Write out the data again in full, exactly as it reads.

PROVIDED INFORMATION section start

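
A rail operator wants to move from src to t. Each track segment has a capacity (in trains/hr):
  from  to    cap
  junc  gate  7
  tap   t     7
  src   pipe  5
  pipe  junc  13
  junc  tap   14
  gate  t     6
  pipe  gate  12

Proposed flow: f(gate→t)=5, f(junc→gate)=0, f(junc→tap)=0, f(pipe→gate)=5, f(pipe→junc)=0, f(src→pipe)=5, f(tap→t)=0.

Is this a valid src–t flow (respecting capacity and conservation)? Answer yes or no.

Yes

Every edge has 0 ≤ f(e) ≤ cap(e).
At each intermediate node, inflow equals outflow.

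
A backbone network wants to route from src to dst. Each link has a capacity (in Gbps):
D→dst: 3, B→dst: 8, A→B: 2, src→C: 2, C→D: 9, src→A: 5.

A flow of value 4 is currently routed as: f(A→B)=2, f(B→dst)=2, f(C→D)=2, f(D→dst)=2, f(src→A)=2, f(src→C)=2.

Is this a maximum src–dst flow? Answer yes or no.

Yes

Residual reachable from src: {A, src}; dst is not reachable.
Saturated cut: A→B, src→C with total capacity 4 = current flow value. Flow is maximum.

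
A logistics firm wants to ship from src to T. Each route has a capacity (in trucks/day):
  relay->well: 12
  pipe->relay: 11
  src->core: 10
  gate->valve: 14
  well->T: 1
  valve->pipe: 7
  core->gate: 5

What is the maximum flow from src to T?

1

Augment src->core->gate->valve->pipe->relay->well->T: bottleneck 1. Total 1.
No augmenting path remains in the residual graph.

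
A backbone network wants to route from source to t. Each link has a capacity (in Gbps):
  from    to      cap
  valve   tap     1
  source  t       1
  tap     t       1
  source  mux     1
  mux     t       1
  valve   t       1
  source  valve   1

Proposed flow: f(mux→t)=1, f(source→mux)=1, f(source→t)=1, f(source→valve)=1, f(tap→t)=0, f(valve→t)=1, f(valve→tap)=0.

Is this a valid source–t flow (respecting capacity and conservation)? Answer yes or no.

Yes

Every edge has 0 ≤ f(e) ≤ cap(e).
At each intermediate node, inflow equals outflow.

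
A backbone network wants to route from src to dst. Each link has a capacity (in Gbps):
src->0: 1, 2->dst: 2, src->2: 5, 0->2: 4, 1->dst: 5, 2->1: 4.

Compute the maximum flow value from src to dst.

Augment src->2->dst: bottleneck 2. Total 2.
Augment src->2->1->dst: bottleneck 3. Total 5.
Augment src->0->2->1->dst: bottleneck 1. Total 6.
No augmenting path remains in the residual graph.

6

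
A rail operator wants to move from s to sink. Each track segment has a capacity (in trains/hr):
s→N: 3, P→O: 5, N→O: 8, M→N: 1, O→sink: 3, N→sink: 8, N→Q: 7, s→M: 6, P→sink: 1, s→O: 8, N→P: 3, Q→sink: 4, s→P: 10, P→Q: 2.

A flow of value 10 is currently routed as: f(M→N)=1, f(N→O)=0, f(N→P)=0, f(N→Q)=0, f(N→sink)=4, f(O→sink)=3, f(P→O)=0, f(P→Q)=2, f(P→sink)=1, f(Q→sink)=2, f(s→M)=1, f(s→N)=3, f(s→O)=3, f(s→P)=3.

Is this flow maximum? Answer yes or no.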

PROVIDED INFORMATION section end

* RESPONSE TO THE EXERCISE *
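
A rail operator wants to move from src to t. Each track segment has a capacity (in trains/hr):
  from  to    cap
  junc  gate  7
  tap   t     7
  src   pipe  5
  pipe  junc  13
  junc  tap   14
  gate  t     6
  pipe  gate  12

Proposed flow: f(gate→t)=5, f(junc→gate)=0, f(junc→tap)=0, f(pipe→gate)=5, f(pipe→junc)=0, f(src→pipe)=5, f(tap→t)=0.

Is this a valid src–t flow (respecting capacity and conservation)? Answer yes or no.

Yes

Every edge has 0 ≤ f(e) ≤ cap(e).
At each intermediate node, inflow equals outflow.

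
A backbone network wants to route from src to dst. Each link has a capacity (in Gbps):
D→dst: 3, B→dst: 8, A→B: 2, src→C: 2, C→D: 9, src→A: 5.

A flow of value 4 is currently routed as: f(A→B)=2, f(B→dst)=2, f(C→D)=2, f(D→dst)=2, f(src→A)=2, f(src→C)=2.

Is this a maximum src–dst flow? Answer yes or no.

Yes

Residual reachable from src: {A, src}; dst is not reachable.
Saturated cut: A→B, src→C with total capacity 4 = current flow value. Flow is maximum.

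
A logistics firm wants to ship from src to T. Each route has a capacity (in trucks/day):
  relay->well: 12
  pipe->relay: 11
  src->core: 10
  gate->valve: 14
  well->T: 1
  valve->pipe: 7
  core->gate: 5

What is the maximum flow from src to T?

1

Augment src->core->gate->valve->pipe->relay->well->T: bottleneck 1. Total 1.
No augmenting path remains in the residual graph.

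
A backbone network wants to route from source to t. Each link has a capacity (in Gbps):
  from    to      cap
  valve   tap     1
  source  t       1
  tap     t       1
  source  mux     1
  mux     t       1
  valve   t       1
  source  valve   1

Proposed flow: f(mux→t)=1, f(source→mux)=1, f(source→t)=1, f(source→valve)=1, f(tap→t)=0, f(valve→t)=1, f(valve→tap)=0.

Is this a valid source–t flow (respecting capacity and conservation)? Answer yes or no.

Yes

Every edge has 0 ≤ f(e) ≤ cap(e).
At each intermediate node, inflow equals outflow.

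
A backbone network wants to route from src to dst. Each link has a capacity (in Gbps):
src->0: 1, 2->dst: 2, src->2: 5, 0->2: 4, 1->dst: 5, 2->1: 4.

Compute the maximum flow value from src to dst.

Augment src->2->dst: bottleneck 2. Total 2.
Augment src->2->1->dst: bottleneck 3. Total 5.
Augment src->0->2->1->dst: bottleneck 1. Total 6.
No augmenting path remains in the residual graph.

6

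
A rail operator wants to move from s to sink. Each track segment has a capacity (in trains/hr):
s→N: 3, P→O: 5, N→O: 8, M→N: 1, O→sink: 3, N→sink: 8, N→Q: 7, s→M: 6, P→sink: 1, s→O: 8, N→P: 3, Q→sink: 4, s→P: 10, P→Q: 2.

A flow of value 10 is currently routed as: f(M→N)=1, f(N→O)=0, f(N→P)=0, f(N→Q)=0, f(N→sink)=4, f(O→sink)=3, f(P→O)=0, f(P→Q)=2, f(P→sink)=1, f(Q→sink)=2, f(s→M)=1, f(s→N)=3, f(s→O)=3, f(s→P)=3.

Is this flow maximum? Answer yes or no.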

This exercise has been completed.